# MATERIAL TO PROCESS

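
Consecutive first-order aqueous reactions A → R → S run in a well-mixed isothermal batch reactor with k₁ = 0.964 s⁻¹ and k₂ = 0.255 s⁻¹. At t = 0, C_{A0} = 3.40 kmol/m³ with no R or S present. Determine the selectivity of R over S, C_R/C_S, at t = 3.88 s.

0.941

Solving the coupled first-order balances gives C_R(t) = [k₁/(k₂−k₁)]·C_{A0}·(e^(−k₁t) − e^(−k₂t)).
e^(−k₁t) = e^(−0.964×3.88) = e^(−3.740) = 0.02375; e^(−k₂t) = e^(−0.9894) = 0.3718.
C_R = 0.964×3.40/(0.255−0.964) × (0.02375−0.3718) = (-4.623)×(-0.3481) = 1.609 kmol/m³.
C_A = C_{A0}e^(−k₁t) = 0.08074 kmol/m³, so C_S = C_{A0}−C_A−C_R = 1.710 kmol/m³; C_R/C_S = 0.941.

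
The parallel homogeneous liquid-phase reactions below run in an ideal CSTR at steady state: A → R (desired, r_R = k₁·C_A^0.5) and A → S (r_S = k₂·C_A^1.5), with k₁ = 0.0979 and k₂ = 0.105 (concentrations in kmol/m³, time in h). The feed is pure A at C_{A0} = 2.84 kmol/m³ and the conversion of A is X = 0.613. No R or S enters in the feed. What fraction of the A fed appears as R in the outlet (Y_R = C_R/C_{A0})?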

# TASK DETAILS
Output each record above exactly, omitting nothing.

# RESPONSE
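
Consecutive first-order aqueous reactions A → R → S run in a well-mixed isothermal batch reactor with k₁ = 0.964 s⁻¹ and k₂ = 0.255 s⁻¹. At t = 0, C_{A0} = 3.40 kmol/m³ with no R or S present. Determine the selectivity of R over S, C_R/C_S, at t = 3.88 s.

0.941

Solving the coupled first-order balances gives C_R(t) = [k₁/(k₂−k₁)]·C_{A0}·(e^(−k₁t) − e^(−k₂t)).
e^(−k₁t) = e^(−0.964×3.88) = e^(−3.740) = 0.02375; e^(−k₂t) = e^(−0.9894) = 0.3718.
C_R = 0.964×3.40/(0.255−0.964) × (0.02375−0.3718) = (-4.623)×(-0.3481) = 1.609 kmol/m³.
C_A = C_{A0}e^(−k₁t) = 0.08074 kmol/m³, so C_S = C_{A0}−C_A−C_R = 1.710 kmol/m³; C_R/C_S = 0.941.

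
The parallel homogeneous liquid-phase reactions below run in an ideal CSTR at steady state: A → R (desired, r_R = k₁·C_A^0.5) and A → S (r_S = k₂·C_A^1.5), with k₁ = 0.0979 and k₂ = 0.105 (concentrations in kmol/m³, time in h). The feed is pure A at C_{A0} = 2.84 kmol/m³ and the conversion of A is X = 0.613. No R or S enters in the feed. What fraction of the A fed appears as R in the outlet (Y_R = C_R/C_{A0})?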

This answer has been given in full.